### Task prompt
Below are the entries; give again exactly the lines from the one mentioning "V_1 = (-0.43, 3.80)" through the one mentioning "Edge k is the segment V_k → V_((k+1) mod 7);", inclusive.

==== Data for review

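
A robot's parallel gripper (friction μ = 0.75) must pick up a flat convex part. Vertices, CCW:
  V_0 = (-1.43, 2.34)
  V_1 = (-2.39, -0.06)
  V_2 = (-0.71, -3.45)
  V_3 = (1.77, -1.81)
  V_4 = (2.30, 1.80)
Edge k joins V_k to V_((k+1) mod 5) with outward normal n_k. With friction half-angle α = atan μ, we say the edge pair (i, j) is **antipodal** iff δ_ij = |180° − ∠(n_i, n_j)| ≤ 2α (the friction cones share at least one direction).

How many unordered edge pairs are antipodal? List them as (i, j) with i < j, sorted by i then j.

α = atan 0.75 = 36.87°;  2α = 73.74°
n_0 = (-0.9285, +0.3714)
n_1 = (-0.8960, -0.4440)
n_2 = (+0.5516, -0.8341)
n_3 = (+0.9894, -0.1453)
n_4 = (+0.1433, +0.9897)
  (0,1): δ = 131.84°  ·
  (0,2): δ = 34.72°  ✓
  (0,3): δ = 13.45°  ✓
  (0,4): δ = 103.56°  ·
  (1,2): δ = 82.89°  ·
  (1,3): δ = 34.71°  ✓
  (1,4): δ = 55.40°  ✓
  (2,3): δ = 131.83°  ·
  (2,4): δ = 41.71°  ✓
  (3,4): δ = 89.89°  ·
antipodal pairs: 5

count = 5; pairs: (0,2), (0,3), (1,3), (1,4), (2,4)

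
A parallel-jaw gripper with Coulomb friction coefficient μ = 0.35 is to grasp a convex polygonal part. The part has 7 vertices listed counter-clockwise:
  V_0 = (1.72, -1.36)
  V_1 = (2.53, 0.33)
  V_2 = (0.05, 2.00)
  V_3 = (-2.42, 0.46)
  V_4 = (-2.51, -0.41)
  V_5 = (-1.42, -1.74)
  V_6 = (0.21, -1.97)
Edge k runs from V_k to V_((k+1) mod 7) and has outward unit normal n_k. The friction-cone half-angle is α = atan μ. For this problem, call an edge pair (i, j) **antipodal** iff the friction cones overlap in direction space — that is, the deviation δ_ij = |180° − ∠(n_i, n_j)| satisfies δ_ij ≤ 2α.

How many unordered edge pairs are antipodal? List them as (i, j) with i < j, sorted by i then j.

count = 5; pairs: (0,2), (0,3), (1,4), (1,5), (2,6)

α = atan 0.35 = 19.29°;  2α = 38.58°
n_0 = (+0.9018, -0.4322)
n_1 = (+0.5586, +0.8295)
n_2 = (-0.5291, +0.8486)
n_3 = (-0.9947, +0.1029)
n_4 = (-0.7734, -0.6339)
n_5 = (-0.1397, -0.9902)
n_6 = (+0.3746, -0.9272)
  (0,1): δ = 98.35°  ·
  (0,2): δ = 32.45°  ✓
  (0,3): δ = 19.70°  ✓
  (0,4): δ = 64.94°  ·
  (0,5): δ = 107.58°  ·
  (0,6): δ = 137.61°  ·
  (1,2): δ = 114.10°  ·
  (1,3): δ = 61.95°  ·
  (1,4): δ = 16.71°  ✓
  (1,5): δ = 25.92°  ✓
  (1,6): δ = 55.95°  ·
  (2,3): δ = 127.85°  ·
  (2,4): δ = 82.61°  ·
  (2,5): δ = 39.97°  ·
  (2,6): δ = 9.95°  ✓
  (3,4): δ = 134.76°  ·
  (3,5): δ = 92.13°  ·
  (3,6): δ = 62.10°  ·
  (4,5): δ = 137.37°  ·
  (4,6): δ = 107.34°  ·
  (5,6): δ = 149.97°  ·
antipodal pairs: 5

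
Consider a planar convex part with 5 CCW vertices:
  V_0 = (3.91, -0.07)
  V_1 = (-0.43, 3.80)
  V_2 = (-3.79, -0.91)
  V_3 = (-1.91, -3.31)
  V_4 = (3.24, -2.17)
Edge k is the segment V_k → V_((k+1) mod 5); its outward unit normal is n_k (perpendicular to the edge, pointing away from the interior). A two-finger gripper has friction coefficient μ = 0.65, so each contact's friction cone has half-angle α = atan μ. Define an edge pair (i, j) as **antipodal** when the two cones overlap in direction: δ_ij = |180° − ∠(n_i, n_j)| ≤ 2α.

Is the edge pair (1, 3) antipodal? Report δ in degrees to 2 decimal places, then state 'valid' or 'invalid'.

δ = 42.02°, valid

α = atan 0.65 = 33.02°;  2α = 66.05°
edge 1: e_1 = (-3.36, -4.71);  n_1 = (-0.8141, +0.5807)
edge 3: e_3 = (+5.15, +1.14);  n_3 = (+0.2161, -0.9764)
∠(n_1, n_3) = 137.98°
δ = |180° − 137.98°| = 42.02°
42.02° ≤ 2α = 66.05°  →  valid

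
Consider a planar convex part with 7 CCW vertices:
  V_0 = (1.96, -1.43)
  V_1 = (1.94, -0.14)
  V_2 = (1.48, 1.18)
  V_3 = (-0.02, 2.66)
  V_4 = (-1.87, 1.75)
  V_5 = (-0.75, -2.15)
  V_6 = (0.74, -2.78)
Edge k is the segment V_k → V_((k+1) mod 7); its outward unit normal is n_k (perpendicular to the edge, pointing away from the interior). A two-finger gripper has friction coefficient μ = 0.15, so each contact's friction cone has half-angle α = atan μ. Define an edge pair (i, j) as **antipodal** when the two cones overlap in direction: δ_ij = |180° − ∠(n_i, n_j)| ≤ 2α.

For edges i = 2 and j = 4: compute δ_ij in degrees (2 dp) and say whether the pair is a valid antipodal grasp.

α = atan 0.15 = 8.53°;  2α = 17.06°
edge 2: e_2 = (-1.50, +1.48);  n_2 = (+0.7023, +0.7118)
edge 4: e_4 = (+1.12, -3.90);  n_4 = (-0.9612, -0.2760)
∠(n_2, n_4) = 150.64°
δ = |180° − 150.64°| = 29.36°
29.36° > 2α = 17.06°  →  invalid

δ = 29.36°, invalid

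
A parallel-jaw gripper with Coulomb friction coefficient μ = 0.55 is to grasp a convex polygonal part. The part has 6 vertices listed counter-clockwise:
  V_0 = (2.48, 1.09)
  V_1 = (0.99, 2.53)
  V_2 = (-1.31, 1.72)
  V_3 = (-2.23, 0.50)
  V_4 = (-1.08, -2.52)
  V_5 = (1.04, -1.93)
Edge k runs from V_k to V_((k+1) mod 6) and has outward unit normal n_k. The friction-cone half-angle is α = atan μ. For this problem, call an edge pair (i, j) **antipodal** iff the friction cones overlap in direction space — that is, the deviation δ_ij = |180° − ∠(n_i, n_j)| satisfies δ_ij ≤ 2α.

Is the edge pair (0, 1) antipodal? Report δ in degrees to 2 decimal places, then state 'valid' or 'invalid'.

α = atan 0.55 = 28.81°;  2α = 57.62°
edge 0: e_0 = (-1.49, +1.44);  n_0 = (+0.6949, +0.7191)
edge 1: e_1 = (-2.30, -0.81);  n_1 = (-0.3322, +0.9432)
∠(n_0, n_1) = 63.42°
δ = |180° − 63.42°| = 116.58°
116.58° > 2α = 57.62°  →  invalid

δ = 116.58°, invalid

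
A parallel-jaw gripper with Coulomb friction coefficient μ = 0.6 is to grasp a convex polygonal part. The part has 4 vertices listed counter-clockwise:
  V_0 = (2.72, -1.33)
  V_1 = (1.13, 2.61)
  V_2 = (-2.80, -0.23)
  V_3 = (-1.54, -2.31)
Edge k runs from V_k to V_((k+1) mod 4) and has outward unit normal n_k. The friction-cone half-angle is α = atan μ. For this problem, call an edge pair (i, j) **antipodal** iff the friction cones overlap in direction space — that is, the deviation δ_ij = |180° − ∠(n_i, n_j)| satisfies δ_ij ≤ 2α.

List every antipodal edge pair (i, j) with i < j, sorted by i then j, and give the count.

α = atan 0.6 = 30.96°;  2α = 61.93°
n_0 = (+0.9273, +0.3742)
n_1 = (-0.5857, +0.8105)
n_2 = (-0.8553, -0.5181)
n_3 = (+0.2242, -0.9745)
  (0,1): δ = 76.12°  ·
  (0,2): δ = 9.23°  ✓
  (0,3): δ = 80.98°  ·
  (1,2): δ = 94.65°  ·
  (1,3): δ = 22.90°  ✓
  (2,3): δ = 108.25°  ·
antipodal pairs: 2

count = 2; pairs: (0,2), (1,3)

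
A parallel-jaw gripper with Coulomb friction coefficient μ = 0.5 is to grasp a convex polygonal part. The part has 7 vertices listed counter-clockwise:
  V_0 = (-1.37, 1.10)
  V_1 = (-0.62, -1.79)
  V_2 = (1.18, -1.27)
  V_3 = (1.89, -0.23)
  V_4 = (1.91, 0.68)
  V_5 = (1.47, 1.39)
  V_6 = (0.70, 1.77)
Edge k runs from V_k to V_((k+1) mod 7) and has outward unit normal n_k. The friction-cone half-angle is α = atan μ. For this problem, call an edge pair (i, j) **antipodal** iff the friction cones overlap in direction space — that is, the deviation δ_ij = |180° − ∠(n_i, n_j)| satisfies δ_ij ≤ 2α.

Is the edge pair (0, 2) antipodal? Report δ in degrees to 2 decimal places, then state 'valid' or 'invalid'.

α = atan 0.5 = 26.57°;  2α = 53.13°
edge 0: e_0 = (+0.75, -2.89);  n_0 = (-0.9679, -0.2512)
edge 2: e_2 = (+0.71, +1.04);  n_2 = (+0.8259, -0.5638)
∠(n_0, n_2) = 131.13°
δ = |180° − 131.13°| = 48.87°
48.87° ≤ 2α = 53.13°  →  valid

δ = 48.87°, valid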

========

### Solution to this exercise
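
  V_1 = (-0.43, 3.80)
  V_2 = (-3.79, -0.91)
  V_3 = (-1.91, -3.31)
  V_4 = (3.24, -2.17)
Edge k is the segment V_k → V_((k+1) mod 5); its outward unit normal is n_k (perpendicular to the edge, pointing away from the interior). A two-finger gripper has friction coefficient μ = 0.65, so each contact's friction cone has half-angle α = atan μ. Define an edge pair (i, j) as **antipodal** when the two cones overlap in direction: δ_ij = |180° − ∠(n_i, n_j)| ≤ 2α.

Is the edge pair (1, 3) antipodal? Report δ in degrees to 2 decimal places, then state 'valid' or 'invalid'.

δ = 42.02°, valid

α = atan 0.65 = 33.02°;  2α = 66.05°
edge 1: e_1 = (-3.36, -4.71);  n_1 = (-0.8141, +0.5807)
edge 3: e_3 = (+5.15, +1.14);  n_3 = (+0.2161, -0.9764)
∠(n_1, n_3) = 137.98°
δ = |180° − 137.98°| = 42.02°
42.02° ≤ 2α = 66.05°  →  valid

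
Consider a planar convex part with 7 CCW vertices:
  V_0 = (1.96, -1.43)
  V_1 = (1.94, -0.14)
  V_2 = (1.48, 1.18)
  V_3 = (-0.02, 2.66)
  V_4 = (-1.87, 1.75)
  V_5 = (-0.75, -2.15)
  V_6 = (0.74, -2.78)
Edge k is the segment V_k → V_((k+1) mod 7); its outward unit normal is n_k (perpendicular to the edge, pointing away from the interior). A two-finger gripper has friction coefficient μ = 0.15, so each contact's friction cone has half-angle α = atan μ. Define an edge pair (i, j) as **antipodal** when the two cones overlap in direction: δ_ij = |180° − ∠(n_i, n_j)| ≤ 2α.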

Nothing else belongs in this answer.